> Work instructions: From the data below, return all lines holding the string "working".

┄┄┄┄┄┄┄┄┄┄┄┄┄┄┄┄┄┄┄┄

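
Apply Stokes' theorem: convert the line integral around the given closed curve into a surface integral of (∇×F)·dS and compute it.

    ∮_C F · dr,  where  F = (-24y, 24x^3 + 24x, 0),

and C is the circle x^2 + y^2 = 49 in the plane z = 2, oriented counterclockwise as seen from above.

Let S be the flat disk x^2 + y^2 ≤ 49 in the plane z = 2, with upward unit normal n̂ = ẑ. By Stokes' theorem,

    ∮_C F · dr = ∬_S (∇ × F) · n̂ dS = ∬_D (curl F)_z dA,

where D is the disk x^2 + y^2 ≤ 49.

Compute the curl of F = (-24y, 24x^3 + 24x, 0):
    (∇ × F)_x = ∂F_z/∂y - ∂F_y/∂z = 0,
    (∇ × F)_y = ∂F_x/∂z - ∂F_z/∂x = 0,
    (∇ × F)_z = ∂F_y/∂x - ∂F_x/∂y = 72x^2 + 48.

On z = 2, (curl F)_z = 72x^2 + 48.

Convert to polar (x = r cos θ, y = r sin θ, dA = r dr dθ); the integrand becomes 72r^2cos(θ)^2 + 48, so

    ∬_D (curl F)_z dA = ∫_0^{2π} ∫_0^{7} (72r^2cos(θ)^2 + 48) · r dr dθ.

Inner (r from 0 to 7): 43218cos(θ)^2 + 1176.
Outer (θ from 0 to 2π): 45570π.

Therefore ∮_C F · dr = 45570π.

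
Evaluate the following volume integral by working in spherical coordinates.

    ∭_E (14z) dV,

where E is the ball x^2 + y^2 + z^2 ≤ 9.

In spherical coordinates, x = ρ sin(φ) cos(θ), y = ρ sin(φ) sin(θ), z = ρ cos(φ), and dV = ρ^2 sin(φ) dρ dφ dθ.

The integrand becomes 14ρ cos(φ), so

    ∭_E (14z) dV = ∫_{0}^{2π} ∫_{0}^{π} ∫_{0}^{3} (14ρ cos(φ)) · ρ^2 sin(φ) dρ dφ dθ.

Inner (ρ): 567sin(2φ)/4.
Middle (φ): 0.
Outer (θ): 0.

Therefore the triple integral equals 0.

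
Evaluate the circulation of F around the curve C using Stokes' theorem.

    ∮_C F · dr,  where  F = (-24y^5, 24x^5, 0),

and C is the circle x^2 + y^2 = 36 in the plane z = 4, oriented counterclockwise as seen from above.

Let S be the flat disk x^2 + y^2 ≤ 36 in the plane z = 4, with upward unit normal n̂ = ẑ. By Stokes' theorem,

    ∮_C F · dr = ∬_S (∇ × F) · n̂ dS = ∬_D (curl F)_z dA,

where D is the disk x^2 + y^2 ≤ 36.

Compute the curl of F = (-24y^5, 24x^5, 0):
    (∇ × F)_x = ∂F_z/∂y - ∂F_y/∂z = 0,
    (∇ × F)_y = ∂F_x/∂z - ∂F_z/∂x = 0,
    (∇ × F)_z = ∂F_y/∂x - ∂F_x/∂y = 120x^4 + 120y^4.

On z = 4, (curl F)_z = 120x^4 + 120y^4.

Convert to polar (x = r cos θ, y = r sin θ, dA = r dr dθ); the integrand becomes 120r^4(sin(θ)^4 + cos(θ)^4), so

    ∬_D (curl F)_z dA = ∫_0^{2π} ∫_0^{6} (120r^4(sin(θ)^4 + cos(θ)^4)) · r dr dθ.

Inner (r from 0 to 6): 933120sin(θ)^4 + 933120cos(θ)^4.
Outer (θ from 0 to 2π): 1399680π.

Therefore ∮_C F · dr = 1399680π.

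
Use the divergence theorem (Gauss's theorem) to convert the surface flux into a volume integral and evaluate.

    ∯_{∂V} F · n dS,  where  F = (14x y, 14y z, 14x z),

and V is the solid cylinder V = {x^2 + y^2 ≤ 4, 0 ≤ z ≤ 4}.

By the divergence theorem,

    ∯_{∂V} F · n dS = ∭_V (∇ · F) dV.

Compute the divergence:
    ∇ · F = ∂F_x/∂x + ∂F_y/∂y + ∂F_z/∂z = 14y + 14z + 14x = 14x + 14y + 14z.

In cylindrical coordinates, x = r cos(θ), y = r sin(θ), z = z, dV = r dr dθ dz, with 0 ≤ r ≤ 2, 0 ≤ θ ≤ 2π, 0 ≤ z ≤ 4.

The integrand, after substitution and multiplying by the volume element, becomes (14sqrt(2)r sin(θ + π/4) + 14z) · r, so

    ∭_V (∇·F) dV = ∫_0^{2π} ∫_0^{2} ∫_0^{4} (14sqrt(2)r sin(θ + π/4) + 14z) · r dz dr dθ.

Inner (z from 0 to 4): 56r (sqrt(2)r sin(θ + π/4) + 2).
Middle (r from 0 to 2): 448sqrt(2)sin(θ + π/4)/3 + 224.
Outer (θ from 0 to 2π): 448π.

Therefore ∯_{∂V} F · n dS = 448π.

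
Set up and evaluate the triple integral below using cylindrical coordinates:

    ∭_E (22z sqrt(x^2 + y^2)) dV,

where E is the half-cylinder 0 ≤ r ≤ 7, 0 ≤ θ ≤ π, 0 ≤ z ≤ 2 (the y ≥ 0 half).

In cylindrical coordinates, x = r cos(θ), y = r sin(θ), z = z, and dV = r dr dθ dz.

The integrand becomes 22r z, so

    ∭_E (22z sqrt(x^2 + y^2)) dV = ∫_{0}^{π} ∫_{0}^{7} ∫_{0}^{2} (22r z) · r dz dr dθ.

Inner (z): 44r^2.
Middle (r from 0 to 7): 15092/3.
Outer (θ): 15092π/3.

Therefore the triple integral equals 15092π/3.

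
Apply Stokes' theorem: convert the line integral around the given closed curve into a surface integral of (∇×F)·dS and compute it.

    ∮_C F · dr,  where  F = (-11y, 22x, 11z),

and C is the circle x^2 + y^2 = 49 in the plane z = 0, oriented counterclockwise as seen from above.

Let S be the flat disk x^2 + y^2 ≤ 49 in the plane z = 0, with upward unit normal n̂ = ẑ. By Stokes' theorem,

    ∮_C F · dr = ∬_S (∇ × F) · n̂ dS = ∬_D (curl F)_z dA,

where D is the disk x^2 + y^2 ≤ 49.

Compute the curl of F = (-11y, 22x, 11z):
    (∇ × F)_x = ∂F_z/∂y - ∂F_y/∂z = 0,
    (∇ × F)_y = ∂F_x/∂z - ∂F_z/∂x = 0,
    (∇ × F)_z = ∂F_y/∂x - ∂F_x/∂y = 33.

On z = 0, (curl F)_z = 33.

Convert to polar (x = r cos θ, y = r sin θ, dA = r dr dθ); the integrand becomes 33, so

    ∬_D (curl F)_z dA = ∫_0^{2π} ∫_0^{7} (33) · r dr dθ.

Inner (r from 0 to 7): 1617/2.
Outer (θ from 0 to 2π): 1617π.

Therefore ∮_C F · dr = 1617π.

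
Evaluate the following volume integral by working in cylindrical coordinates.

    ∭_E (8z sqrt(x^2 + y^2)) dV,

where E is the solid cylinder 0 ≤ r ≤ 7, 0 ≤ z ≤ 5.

In cylindrical coordinates, x = r cos(θ), y = r sin(θ), z = z, and dV = r dr dθ dz.

The integrand becomes 8r z, so

    ∭_E (8z sqrt(x^2 + y^2)) dV = ∫_{0}^{2π} ∫_{0}^{7} ∫_{0}^{5} (8r z) · r dz dr dθ.

Inner (z): 100r^2.
Middle (r from 0 to 7): 34300/3.
Outer (θ): 68600π/3.

Therefore the triple integral equals 68600π/3.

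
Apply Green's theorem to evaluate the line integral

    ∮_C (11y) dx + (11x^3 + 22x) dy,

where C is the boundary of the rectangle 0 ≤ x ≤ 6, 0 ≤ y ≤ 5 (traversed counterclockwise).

Green's theorem converts the closed line integral into a double integral over the enclosed region D:

    ∮_C P dx + Q dy = ∬_D (∂Q/∂x - ∂P/∂y) dA.

Here P = 11y, Q = 11x^3 + 22x, so

    ∂Q/∂x = 33x^2 + 22,    ∂P/∂y = 11,
    ∂Q/∂x - ∂P/∂y = 33x^2 + 11.

D is the region 0 ≤ x ≤ 6, 0 ≤ y ≤ 5. Evaluating the double integral:

    ∬_D (33x^2 + 11) dA = ∫_0^{6} ∫_0^{5} (33x^2 + 11) dy dx.

Inner (y from 0 to 5): 165x^2 + 55.
Outer (x from 0 to 6): 12210.

Therefore ∮_C P dx + Q dy = 12210.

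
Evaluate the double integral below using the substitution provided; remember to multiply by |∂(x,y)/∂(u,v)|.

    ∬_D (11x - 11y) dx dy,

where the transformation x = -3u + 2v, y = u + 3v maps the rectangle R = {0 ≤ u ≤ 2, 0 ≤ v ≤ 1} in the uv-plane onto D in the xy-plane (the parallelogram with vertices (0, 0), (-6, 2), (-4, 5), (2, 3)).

Compute the Jacobian determinant of (x, y) with respect to (u, v):

    ∂(x,y)/∂(u,v) = | -3  2 | = (-3)(3) - (2)(1) = -11.
                   | 1  3 |

Its absolute value is |J| = 11 (the area scaling factor).

Substituting x = -3u + 2v, y = u + 3v into the integrand,

    11x - 11y → -44u - 11v,

so the integral becomes

    ∬_R (-44u - 11v) · |J| du dv = ∫_0^2 ∫_0^1 (-484u - 121v) dv du.

Inner (v): -484u - 121/2.
Outer (u): -1089.

Therefore ∬_D (11x - 11y) dx dy = -1089.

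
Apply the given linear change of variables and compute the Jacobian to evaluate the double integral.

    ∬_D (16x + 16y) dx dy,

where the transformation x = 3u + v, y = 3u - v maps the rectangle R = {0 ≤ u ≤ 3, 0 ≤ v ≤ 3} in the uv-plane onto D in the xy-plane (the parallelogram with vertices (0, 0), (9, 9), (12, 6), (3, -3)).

Compute the Jacobian determinant of (x, y) with respect to (u, v):

    ∂(x,y)/∂(u,v) = | 3  1 | = (3)(-1) - (1)(3) = -6.
                   | 3  -1 |

Its absolute value is |J| = 6 (the area scaling factor).

Substituting x = 3u + v, y = 3u - v into the integrand,

    16x + 16y → 96u,

so the integral becomes

    ∬_R (96u) · |J| du dv = ∫_0^3 ∫_0^3 (576u) dv du.

Inner (v): 1728u.
Outer (u): 7776.

Therefore ∬_D (16x + 16y) dx dy = 7776.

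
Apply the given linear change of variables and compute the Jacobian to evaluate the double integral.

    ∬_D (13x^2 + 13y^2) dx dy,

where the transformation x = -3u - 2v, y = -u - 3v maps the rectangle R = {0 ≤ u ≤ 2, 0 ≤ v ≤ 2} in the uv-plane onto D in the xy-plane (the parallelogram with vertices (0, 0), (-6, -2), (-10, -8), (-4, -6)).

Compute the Jacobian determinant of (x, y) with respect to (u, v):

    ∂(x,y)/∂(u,v) = | -3  -2 | = (-3)(-3) - (-2)(-1) = 7.
                   | -1  -3 |

Its absolute value is |J| = 7 (the area scaling factor).

Substituting x = -3u - 2v, y = -u - 3v into the integrand,

    13x^2 + 13y^2 → 130u^2 + 234u v + 169v^2,

so the integral becomes

    ∬_R (130u^2 + 234u v + 169v^2) · |J| du dv = ∫_0^2 ∫_0^2 (910u^2 + 1638u v + 1183v^2) dv du.

Inner (v): 1820u^2 + 3276u + 9464/3.
Outer (u): 53144/3.

Therefore ∬_D (13x^2 + 13y^2) dx dy = 53144/3.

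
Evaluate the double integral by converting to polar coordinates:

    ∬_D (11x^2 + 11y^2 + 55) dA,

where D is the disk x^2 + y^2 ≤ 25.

The region D is 0 ≤ r ≤ 5, 0 ≤ θ ≤ 2π in polar coordinates, where x = r cos(θ), y = r sin(θ), and dA = r dr dθ.

Under the substitution, the integrand becomes 11r^2 + 55, so

    ∬_D (11x^2 + 11y^2 + 55) dA = ∫_{0}^{2π} ∫_{0}^{5} (11r^2 + 55) · r dr dθ.

Inner integral (in r): ∫_{0}^{5} (11r^2 + 55) · r dr = 9625/4.

Outer integral (in θ): ∫_{0}^{2π} (9625/4) dθ = 9625π/2.

Therefore ∬_D (11x^2 + 11y^2 + 55) dA = 9625π/2.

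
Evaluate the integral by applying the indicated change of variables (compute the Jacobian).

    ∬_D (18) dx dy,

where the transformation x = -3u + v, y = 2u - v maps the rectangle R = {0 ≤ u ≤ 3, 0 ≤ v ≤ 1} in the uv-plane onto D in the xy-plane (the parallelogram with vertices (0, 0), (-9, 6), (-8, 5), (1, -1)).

Compute the Jacobian determinant of (x, y) with respect to (u, v):

    ∂(x,y)/∂(u,v) = | -3  1 | = (-3)(-1) - (1)(2) = 1.
                   | 2  -1 |

Its absolute value is |J| = 1 (the area scaling factor).

Substituting x = -3u + v, y = 2u - v into the integrand,

    18 → 18,

so the integral becomes

    ∬_R (18) · |J| du dv = ∫_0^3 ∫_0^1 (18) dv du.

Inner (v): 18.
Outer (u): 54.

Therefore ∬_D (18) dx dy = 54.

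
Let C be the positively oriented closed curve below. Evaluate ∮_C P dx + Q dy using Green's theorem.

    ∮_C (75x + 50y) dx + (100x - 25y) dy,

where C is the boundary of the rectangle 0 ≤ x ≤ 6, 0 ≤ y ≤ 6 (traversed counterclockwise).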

┄┄┄┄┄┄┄┄┄┄┄┄┄┄┄┄┄┄┄┄

> Answer box:
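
Evaluate the following volume integral by working in spherical coordinates.
Evaluate the following volume integral by working in cylindrical coordinates.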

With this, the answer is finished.